**DATA TO PROCESS:**
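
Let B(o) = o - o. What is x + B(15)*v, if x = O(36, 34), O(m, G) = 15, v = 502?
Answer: 15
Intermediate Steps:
B(o) = 0
x = 15
x + B(15)*v = 15 + 0*502 = 15 + 0 = 15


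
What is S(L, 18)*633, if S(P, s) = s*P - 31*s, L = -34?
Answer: -740610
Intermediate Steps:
S(P, s) = -31*s + P*s (S(P, s) = P*s - 31*s = -31*s + P*s)
S(L, 18)*633 = (18*(-31 - 34))*633 = (18*(-65))*633 = -1170*633 = -740610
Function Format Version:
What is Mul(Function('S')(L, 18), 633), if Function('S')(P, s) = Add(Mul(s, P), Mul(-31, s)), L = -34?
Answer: -740610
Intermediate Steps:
Function('S')(P, s) = Add(Mul(-31, s), Mul(P, s)) (Function('S')(P, s) = Add(Mul(P, s), Mul(-31, s)) = Add(Mul(-31, s), Mul(P, s)))
Mul(Function('S')(L, 18), 633) = Mul(Mul(18, Add(-31, -34)), 633) = Mul(Mul(18, -65), 633) = Mul(-1170, 633) = -740610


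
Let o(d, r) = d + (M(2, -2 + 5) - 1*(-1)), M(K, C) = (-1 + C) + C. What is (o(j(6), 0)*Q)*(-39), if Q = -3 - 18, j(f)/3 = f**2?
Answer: 93366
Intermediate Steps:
j(f) = 3*f**2
M(K, C) = -1 + 2*C
o(d, r) = 6 + d (o(d, r) = d + ((-1 + 2*(-2 + 5)) - 1*(-1)) = d + ((-1 + 2*3) + 1) = d + ((-1 + 6) + 1) = d + (5 + 1) = d + 6 = 6 + d)
Q = -21
(o(j(6), 0)*Q)*(-39) = ((6 + 3*6**2)*(-21))*(-39) = ((6 + 3*36)*(-21))*(-39) = ((6 + 108)*(-21))*(-39) = (114*(-21))*(-39) = -2394*(-39) = 93366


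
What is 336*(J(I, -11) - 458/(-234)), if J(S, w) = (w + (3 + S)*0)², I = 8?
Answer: 1611232/39 ≈ 41314.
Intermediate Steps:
J(S, w) = w² (J(S, w) = (w + 0)² = w²)
336*(J(I, -11) - 458/(-234)) = 336*((-11)² - 458/(-234)) = 336*(121 - 458*(-1/234)) = 336*(121 + 229/117) = 336*(14386/117) = 1611232/39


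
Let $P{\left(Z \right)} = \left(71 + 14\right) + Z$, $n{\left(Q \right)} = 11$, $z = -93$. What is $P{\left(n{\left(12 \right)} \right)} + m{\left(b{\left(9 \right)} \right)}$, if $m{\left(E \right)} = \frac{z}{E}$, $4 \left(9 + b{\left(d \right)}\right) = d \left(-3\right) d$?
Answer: $\frac{292}{3} \approx 97.333$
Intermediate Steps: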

**WHAT IS BEING ASKED:** When a line in the data above contains the string "Answer", copy that line.

**SOLUTION TO THIS PROBLEM:**
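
Answer: 15
Answer: -740610
Answer: -740610
Answer: 93366
Answer: 1611232/39 ≈ 41314.
Answer: $\frac{292}{3} \approx 97.333$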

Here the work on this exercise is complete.